EXERCISE DESCRIPTION:
From the records below, please repeat exactly the line that has "- 4\right) \left(b", the line that has "Answer: Rational(-26162, 87) ≈ -300.71", and every line between them, and nothing else.

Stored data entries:
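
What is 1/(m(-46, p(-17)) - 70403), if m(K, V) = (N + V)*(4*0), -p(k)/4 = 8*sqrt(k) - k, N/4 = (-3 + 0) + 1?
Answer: -1/70403 ≈ -1.4204e-5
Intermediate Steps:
N = -8 (N = 4*((-3 + 0) + 1) = 4*(-3 + 1) = 4*(-2) = -8)
p(k) = -32*sqrt(k) + 4*k (p(k) = -4*(8*sqrt(k) - k) = -4*(-k + 8*sqrt(k)) = -32*sqrt(k) + 4*k)
m(K, V) = 0 (m(K, V) = (-8 + V)*(4*0) = (-8 + V)*0 = 0)
1/(m(-46, p(-17)) - 70403) = 1/(0 - 70403) = 1/(-70403) = -1/70403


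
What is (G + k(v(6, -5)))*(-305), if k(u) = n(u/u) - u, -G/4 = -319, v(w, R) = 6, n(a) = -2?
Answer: -386740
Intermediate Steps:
G = 1276 (G = -4*(-319) = 1276)
k(u) = -2 - u
(G + k(v(6, -5)))*(-305) = (1276 + (-2 - 1*6))*(-305) = (1276 + (-2 - 6))*(-305) = (1276 - 8)*(-305) = 1268*(-305) = -386740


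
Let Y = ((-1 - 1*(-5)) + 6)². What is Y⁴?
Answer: 100000000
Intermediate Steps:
Y = 100 (Y = ((-1 + 5) + 6)² = (4 + 6)² = 10² = 100)
Y⁴ = 100⁴ = 100000000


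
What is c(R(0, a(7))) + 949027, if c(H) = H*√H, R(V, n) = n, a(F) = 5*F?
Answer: 949027 + 35*√35 ≈ 9.4923e+5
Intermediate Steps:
c(H) = H^(3/2)
c(R(0, a(7))) + 949027 = (5*7)^(3/2) + 949027 = 35^(3/2) + 949027 = 35*√35 + 949027 = 949027 + 35*√35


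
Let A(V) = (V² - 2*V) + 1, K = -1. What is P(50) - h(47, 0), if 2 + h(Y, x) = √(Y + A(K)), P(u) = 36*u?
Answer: 1802 - √51 ≈ 1794.9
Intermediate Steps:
A(V) = 1 + V² - 2*V
h(Y, x) = -2 + √(4 + Y) (h(Y, x) = -2 + √(Y + (1 + (-1)² - 2*(-1))) = -2 + √(Y + (1 + 1 + 2)) = -2 + √(Y + 4) = -2 + √(4 + Y))
P(50) - h(47, 0) = 36*50 - (-2 + √(4 + 47)) = 1800 - (-2 + √51) = 1800 + (2 - √51) = 1802 - √51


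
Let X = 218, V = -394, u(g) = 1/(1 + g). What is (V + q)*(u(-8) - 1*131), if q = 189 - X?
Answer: 388314/7 ≈ 55473.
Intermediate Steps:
q = -29 (q = 189 - 1*218 = 189 - 218 = -29)
(V + q)*(u(-8) - 1*131) = (-394 - 29)*(1/(1 - 8) - 1*131) = -423*(1/(-7) - 131) = -423*(-⅐ - 131) = -423*(-918/7) = 388314/7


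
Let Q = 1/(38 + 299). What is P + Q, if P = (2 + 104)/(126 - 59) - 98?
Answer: -2176953/22579 ≈ -96.415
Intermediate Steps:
Q = 1/337 ≈ 0.0029674
P = -6460/67 (P = 106/67 - 98 = -6460/67 ≈ -96.418)
P + Q = -6460/67 + 1/337 = -2176953/22579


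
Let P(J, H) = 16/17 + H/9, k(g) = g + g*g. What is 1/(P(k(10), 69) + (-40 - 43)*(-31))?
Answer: 51/131662 ≈ 0.00038736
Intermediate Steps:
k(g) = g + g²
P(J, H) = 16/17 + H/9 (P(J, H) = 16*(1/17) + H*(⅑) = 16/17 + H/9)
1/(P(k(10), 69) + (-40 - 43)*(-31)) = 1/((16/17 + (⅑)*69) + (-40 - 43)*(-31)) = 1/((16/17 + 23/3) - 83*(-31)) = 1/(439/51 + 2573) = 1/(131662/51) = 51/131662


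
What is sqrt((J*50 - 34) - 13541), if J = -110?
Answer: 5*I*sqrt(763) ≈ 138.11*I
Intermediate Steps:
sqrt((J*50 - 34) - 13541) = sqrt((-110*50 - 34) - 13541) = sqrt((-5500 - 34) - 13541) = sqrt(-5534 - 13541) = sqrt(-19075) = 5*I*sqrt(763)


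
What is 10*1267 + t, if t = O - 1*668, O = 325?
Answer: 12327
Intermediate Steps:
t = -343 (t = 325 - 1*668 = 325 - 668 = -343)
10*1267 + t = 10*1267 - 343 = 12670 - 343 = 12327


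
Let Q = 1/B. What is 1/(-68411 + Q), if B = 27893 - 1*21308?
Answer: -6585/450486434 ≈ -1.4618e-5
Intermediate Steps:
B = 6585 (B = 27893 - 21308 = 6585)
Q = 1/6585 ≈ 0.00015186
1/(-68411 + Q) = 1/(-68411 + 1/6585) = 1/(-450486434/6585) = -6585/450486434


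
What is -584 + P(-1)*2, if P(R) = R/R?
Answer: -582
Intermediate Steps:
P(R) = 1
-584 + P(-1)*2 = -584 + 1*2 = -584 + 2 = -582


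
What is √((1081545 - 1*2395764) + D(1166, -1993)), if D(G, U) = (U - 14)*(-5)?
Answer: 14*I*√6654 ≈ 1142.0*I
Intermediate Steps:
D(G, U) = 70 - 5*U (D(G, U) = (-14 + U)*(-5) = 70 - 5*U)
√((1081545 - 1*2395764) + D(1166, -1993)) = √((1081545 - 1*2395764) + (70 - 5*(-1993))) = √((1081545 - 2395764) + (70 + 9965)) = √(-1314219 + 10035) = √(-1304184) = 14*I*√6654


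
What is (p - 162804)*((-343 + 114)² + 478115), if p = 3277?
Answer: -84638007012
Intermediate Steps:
(p - 162804)*((-343 + 114)² + 478115) = (3277 - 162804)*((-343 + 114)² + 478115) = -159527*((-229)² + 478115) = -159527*(52441 + 478115) = -159527*530556 = -84638007012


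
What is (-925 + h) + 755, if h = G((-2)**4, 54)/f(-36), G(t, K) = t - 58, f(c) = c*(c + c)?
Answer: -73447/432 ≈ -170.02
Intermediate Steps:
f(c) = 2*c**2 (f(c) = c*(2*c) = 2*c**2)
G(t, K) = -58 + t
h = -7/432 (h = (-58 + (-2)**4)/((2*(-36)**2)) = (-58 + 16)/((2*1296)) = -42/2592 = -42*1/2592 = -7/432 ≈ -0.016204)
(-925 + h) + 755 = (-925 - 7/432) + 755 = -399607/432 + 755 = -73447/432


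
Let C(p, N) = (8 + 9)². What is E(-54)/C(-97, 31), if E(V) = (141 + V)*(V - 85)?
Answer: -12093/289 ≈ -41.844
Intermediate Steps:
E(V) = (-85 + V)*(141 + V) (E(V) = (141 + V)*(-85 + V) = (-85 + V)*(141 + V))
C(p, N) = 289 (C(p, N) = 17² = 289)
E(-54)/C(-97, 31) = (-11985 + (-54)² + 56*(-54))/289 = (-11985 + 2916 - 3024)*(1/289) = -12093*1/289 = -12093/289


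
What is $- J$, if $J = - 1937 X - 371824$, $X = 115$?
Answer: $594579$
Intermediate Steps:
$J = -594579$ ($J = \left(-1937\right) 115 - 371824 = -222755 - 371824 = -594579$)
$- J = \left(-1\right) \left(-594579\right) = 594579$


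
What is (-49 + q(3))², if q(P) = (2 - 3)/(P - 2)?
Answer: 2500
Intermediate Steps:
q(P) = -1/(-2 + P)
(-49 + q(3))² = (-49 - 1/(-2 + 3))² = (-49 - 1/1)² = (-49 - 1*1)² = (-49 - 1)² = (-50)² = 2500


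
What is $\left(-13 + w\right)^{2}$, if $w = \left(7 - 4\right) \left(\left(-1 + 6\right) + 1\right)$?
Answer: $25$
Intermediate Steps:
$w = 18$ ($w = 3 \left(5 + 1\right) = 3 \cdot 6 = 18$)
$\left(-13 + w\right)^{2} = \left(-13 + 18\right)^{2} = 5^{2} = 25$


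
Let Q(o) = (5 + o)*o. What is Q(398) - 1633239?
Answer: -1472845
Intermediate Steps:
Q(o) = o*(5 + o)
Q(398) - 1633239 = 398*(5 + 398) - 1633239 = 398*403 - 1633239 = 160394 - 1633239 = -1472845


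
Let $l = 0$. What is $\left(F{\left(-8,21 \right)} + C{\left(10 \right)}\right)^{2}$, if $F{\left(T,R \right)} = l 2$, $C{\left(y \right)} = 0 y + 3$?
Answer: $9$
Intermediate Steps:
$C{\left(y \right)} = 3$ ($C{\left(y \right)} = 0 + 3 = 3$)
$F{\left(T,R \right)} = 0$ ($F{\left(T,R \right)} = 0 \cdot 2 = 0$)
$\left(F{\left(-8,21 \right)} + C{\left(10 \right)}\right)^{2} = \left(0 + 3\right)^{2} = 3^{2} = 9$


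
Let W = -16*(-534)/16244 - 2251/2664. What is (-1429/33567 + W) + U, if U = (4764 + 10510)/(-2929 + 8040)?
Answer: 1625200094984299/618677561059416 ≈ 2.6269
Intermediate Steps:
W = -3451007/10818504 (W = 8544*(1/16244) - 2251*1/2664 = 2136/4061 - 2251/2664 = -3451007/10818504 ≈ -0.31899)
U = 15274/5111 ≈ 2.9885
(-1429/33567 + W) + U = (-1429/33567 - 3451007/10818504) + 15274/5111 = -43766531395/121048241256 + 15274/5111 = 1625200094984299/618677561059416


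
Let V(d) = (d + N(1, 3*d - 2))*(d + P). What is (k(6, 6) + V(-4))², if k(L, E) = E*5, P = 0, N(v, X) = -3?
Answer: 3364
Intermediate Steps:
k(L, E) = 5*E
V(d) = d*(-3 + d) (V(d) = (d - 3)*(d + 0) = (-3 + d)*d = d*(-3 + d))
(k(6, 6) + V(-4))² = (5*6 - 4*(-3 - 4))² = (30 - 4*(-7))² = (30 + 28)² = 58² = 3364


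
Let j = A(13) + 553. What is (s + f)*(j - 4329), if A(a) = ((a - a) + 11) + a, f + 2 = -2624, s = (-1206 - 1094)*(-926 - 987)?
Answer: -16498572048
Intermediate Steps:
s = 4399900 (s = -2300*(-1913) = 4399900)
f = -2626 (f = -2 - 2624 = -2626)
A(a) = 11 + a (A(a) = (0 + 11) + a = 11 + a)
j = 577 (j = (11 + 13) + 553 = 24 + 553 = 577)
(s + f)*(j - 4329) = (4399900 - 2626)*(577 - 4329) = 4397274*(-3752) = -16498572048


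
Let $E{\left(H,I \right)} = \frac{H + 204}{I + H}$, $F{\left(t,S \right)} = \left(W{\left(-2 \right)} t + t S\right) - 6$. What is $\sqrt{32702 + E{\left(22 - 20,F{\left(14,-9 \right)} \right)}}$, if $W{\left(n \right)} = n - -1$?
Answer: $\frac{\sqrt{4708882}}{12} \approx 180.83$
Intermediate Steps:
$W{\left(n \right)} = 1 + n$ ($W{\left(n \right)} = n + 1 = 1 + n$)
$F{\left(t,S \right)} = -6 - t + S t$ ($F{\left(t,S \right)} = \left(\left(1 - 2\right) t + t S\right) - 6 = \left(- t + S t\right) - 6 = -6 - t + S t$)
$E{\left(H,I \right)} = \frac{204 + H}{H + I}$
$\sqrt{32702 + E{\left(22 - 20,F{\left(14,-9 \right)} \right)}} = \sqrt{32702 + \frac{204 + \left(22 - 20\right)}{\left(22 - 20\right) - 146}} = \sqrt{32702 + \frac{204 + 2}{2 - 146}} = \sqrt{32702 + \frac{1}{2 - 146} \cdot 206} = \sqrt{32702 + \frac{1}{-144} \cdot 206} = \sqrt{32702 - \frac{103}{72}} = \sqrt{\frac{2354441}{72}} = \frac{\sqrt{4708882}}{12}$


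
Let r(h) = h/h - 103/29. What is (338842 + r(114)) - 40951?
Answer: 8638765/29 ≈ 2.9789e+5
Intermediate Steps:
r(h) = -74/29 (r(h) = 1 - 103*1/29 = 1 - 103/29 = -74/29)
(338842 + r(114)) - 40951 = (338842 - 74/29) - 40951 = 9826344/29 - 40951 = 8638765/29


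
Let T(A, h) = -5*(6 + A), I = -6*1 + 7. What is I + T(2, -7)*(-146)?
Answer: 5841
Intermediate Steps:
I = 1 (I = -6 + 7 = 1)
T(A, h) = -30 - 5*A
I + T(2, -7)*(-146) = 1 + (-30 - 5*2)*(-146) = 1 + (-30 - 10)*(-146) = 1 - 40*(-146) = 1 + 5840 = 5841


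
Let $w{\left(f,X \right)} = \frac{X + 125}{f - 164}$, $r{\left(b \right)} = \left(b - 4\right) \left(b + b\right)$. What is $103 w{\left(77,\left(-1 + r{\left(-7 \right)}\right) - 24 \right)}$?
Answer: $- \frac{26162}{87} \approx -300.71$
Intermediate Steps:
$r{\left(b \right)} = 2 b \left(-4 + b\right)$ ($r{\left(b \right)} = \left(-4 + b\right) 2 b = 2 b \left(-4 + b\right)$)
$w{\left(f,X \right)} = \frac{125 + X}{-164 + f}$
$103 w{\left(77,\left(-1 + r{\left(-7 \right)}\right) - 24 \right)} = 103 \frac{125 - \left(25 + 14 \left(-4 - 7\right)\right)}{-164 + 77} = 103 \frac{125 - \left(25 - 154\right)}{-87} = 103 \left(- \frac{125 + \left(\left(-1 + 154\right) - 24\right)}{87}\right) = 103 \left(- \frac{125 + \left(153 - 24\right)}{87}\right) = 103 \left(- \frac{125 + 129}{87}\right) = 103 \left(\left(- \frac{1}{87}\right) 254\right) = 103 \left(- \frac{254}{87}\right) = - \frac{26162}{87}$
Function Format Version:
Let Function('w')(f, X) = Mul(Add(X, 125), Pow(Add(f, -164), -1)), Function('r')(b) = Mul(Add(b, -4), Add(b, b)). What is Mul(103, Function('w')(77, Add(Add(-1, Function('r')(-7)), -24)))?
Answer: Rational(-26162, 87) ≈ -300.71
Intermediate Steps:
Function('r')(b) = Mul(2, b, Add(-4, b)) (Function('r')(b) = Mul(Add(-4, b), Mul(2, b)) = Mul(2, b, Add(-4, b)))
Function('w')(f, X) = Mul(Pow(Add(-164, f), -1), Add(125, X)) (Function('w')(f, X) = Mul(Add(125, X), Pow(Add(-164, f), -1)) = Mul(Pow(Add(-164, f), -1), Add(125, X)))
Mul(103, Function('w')(77, Add(Add(-1, Function('r')(-7)), -24))) = Mul(103, Mul(Pow(Add(-164, 77), -1), Add(125, Add(Add(-1, Mul(2, -7, Add(-4, -7))), -24)))) = Mul(103, Mul(Pow(-87, -1), Add(125, Add(Add(-1, Mul(2, -7, -11)), -24)))) = Mul(103, Mul(Rational(-1, 87), Add(125, Add(Add(-1, 154), -24)))) = Mul(103, Mul(Rational(-1, 87), Add(125, Add(153, -24)))) = Mul(103, Mul(Rational(-1, 87), Add(125, 129))) = Mul(103, Mul(Rational(-1, 87), 254)) = Mul(103, Rational(-254, 87)) = Rational(-26162, 87)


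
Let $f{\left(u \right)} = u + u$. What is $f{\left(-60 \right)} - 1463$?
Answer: $-1583$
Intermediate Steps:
$f{\left(u \right)} = 2 u$
$f{\left(-60 \right)} - 1463 = 2 \left(-60\right) - 1463 = -120 - 1463 = -1583$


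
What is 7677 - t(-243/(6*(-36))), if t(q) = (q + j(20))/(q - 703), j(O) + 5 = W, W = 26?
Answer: 43106532/5615 ≈ 7677.0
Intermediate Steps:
j(O) = 21 (j(O) = -5 + 26 = 21)
t(q) = (21 + q)/(-703 + q) (t(q) = (q + 21)/(q - 703) = (21 + q)/(-703 + q))
7677 - t(-243/(6*(-36))) = 7677 - (21 - 243/(6*(-36)))/(-703 - 243/(6*(-36))) = 7677 - (21 - 243/(-216))/(-703 - 243/(-216)) = 7677 - (21 - 243*(-1/216))/(-703 - 243*(-1/216)) = 7677 - (21 + 9/8)/(-703 + 9/8) = 7677 - 177/((-5615/8)*8) = 7677 - (-8)*177/(5615*8) = 7677 - 1*(-177/5615) = 7677 + 177/5615 = 43106532/5615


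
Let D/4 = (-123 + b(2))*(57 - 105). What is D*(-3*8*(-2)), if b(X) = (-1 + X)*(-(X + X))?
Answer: 1170432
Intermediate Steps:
b(X) = -2*X*(-1 + X) (b(X) = (-1 + X)*(-2*X) = -2*X*(-1 + X))
D = 24384 (D = 4*((-123 + 2*2*(1 - 1*2))*(57 - 105)) = 4*((-123 + 2*2*(1 - 2))*(-48)) = 4*((-123 + 2*2*(-1))*(-48)) = 4*((-123 - 4)*(-48)) = 4*(-127*(-48)) = 4*6096 = 24384)
D*(-3*8*(-2)) = 24384*(-3*8*(-2)) = 24384*(-24*(-2)) = 24384*48 = 1170432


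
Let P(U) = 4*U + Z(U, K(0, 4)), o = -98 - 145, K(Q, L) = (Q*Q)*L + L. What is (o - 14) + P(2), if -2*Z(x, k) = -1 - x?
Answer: -495/2 ≈ -247.50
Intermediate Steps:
K(Q, L) = L + L*Q**2 (K(Q, L) = Q**2*L + L = L*Q**2 + L = L + L*Q**2)
o = -243
Z(x, k) = 1/2 + x/2 (Z(x, k) = -(-1 - x)/2 = 1/2 + x/2)
P(U) = 1/2 + 9*U/2 (P(U) = 4*U + (1/2 + U/2) = 1/2 + 9*U/2)
(o - 14) + P(2) = (-243 - 14) + (1/2 + (9/2)*2) = -257 + (1/2 + 9) = -257 + 19/2 = -495/2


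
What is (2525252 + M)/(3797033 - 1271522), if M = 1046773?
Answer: 1190675/841837 ≈ 1.4144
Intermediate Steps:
(2525252 + M)/(3797033 - 1271522) = (2525252 + 1046773)/(3797033 - 1271522) = 3572025/2525511 = 3572025*(1/2525511) = 1190675/841837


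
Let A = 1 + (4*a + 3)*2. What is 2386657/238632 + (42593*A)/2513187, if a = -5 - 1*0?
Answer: 629189067139/66636315576 ≈ 9.4421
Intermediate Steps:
a = -5 (a = -5 + 0 = -5)
A = -33 (A = 1 + (4*(-5) + 3)*2 = 1 + (-20 + 3)*2 = 1 - 17*2 = 1 - 34 = -33)
2386657/238632 + (42593*A)/2513187 = 2386657/238632 + (42593*(-33))/2513187 = 2386657*(1/238632) - 1405569*1/2513187 = 2386657/238632 - 468523/837729 = 629189067139/66636315576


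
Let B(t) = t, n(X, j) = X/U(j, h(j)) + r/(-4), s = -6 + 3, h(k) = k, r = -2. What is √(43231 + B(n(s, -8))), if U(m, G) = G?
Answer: √691710/4 ≈ 207.92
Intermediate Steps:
s = -3
n(X, j) = ½ + X/j (n(X, j) = X/j - 2/(-4) = X/j - 2*(-¼) = X/j + ½ = ½ + X/j)
√(43231 + B(n(s, -8))) = √(43231 + (-3 + (½)*(-8))/(-8)) = √(43231 - (-3 - 4)/8) = √(43231 - ⅛*(-7)) = √(43231 + 7/8) = √(345855/8) = √691710/4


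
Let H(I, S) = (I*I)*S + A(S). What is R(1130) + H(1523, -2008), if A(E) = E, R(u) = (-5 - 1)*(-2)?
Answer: -4657616228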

YOUR SOLUTION:
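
Let $w{\left(f,X \right)} = \frac{X + 125}{f - 164}$, $r{\left(b \right)} = \left(b - 4\right) \left(b + b\right)$. What is $103 w{\left(77,\left(-1 + r{\left(-7 \right)}\right) - 24 \right)}$?
Answer: $- \frac{26162}{87} \approx -300.71$
Intermediate Steps:
$r{\left(b \right)} = 2 b \left(-4 + b\right)$ ($r{\left(b \right)} = \left(-4 + b\right) 2 b = 2 b \left(-4 + b\right)$)
$w{\left(f,X \right)} = \frac{125 + X}{-164 + f}$
$103 w{\left(77,\left(-1 + r{\left(-7 \right)}\right) - 24 \right)} = 103 \frac{125 - \left(25 + 14 \left(-4 - 7\right)\right)}{-164 + 77} = 103 \frac{125 - \left(25 - 154\right)}{-87} = 103 \left(- \frac{125 + \left(\left(-1 + 154\right) - 24\right)}{87}\right) = 103 \left(- \frac{125 + \left(153 - 24\right)}{87}\right) = 103 \left(- \frac{125 + 129}{87}\right) = 103 \left(\left(- \frac{1}{87}\right) 254\right) = 103 \left(- \frac{254}{87}\right) = - \frac{26162}{87}$
Function Format Version:
Let Function('w')(f, X) = Mul(Add(X, 125), Pow(Add(f, -164), -1)), Function('r')(b) = Mul(Add(b, -4), Add(b, b)). What is Mul(103, Function('w')(77, Add(Add(-1, Function('r')(-7)), -24)))?
Answer: Rational(-26162, 87) ≈ -300.71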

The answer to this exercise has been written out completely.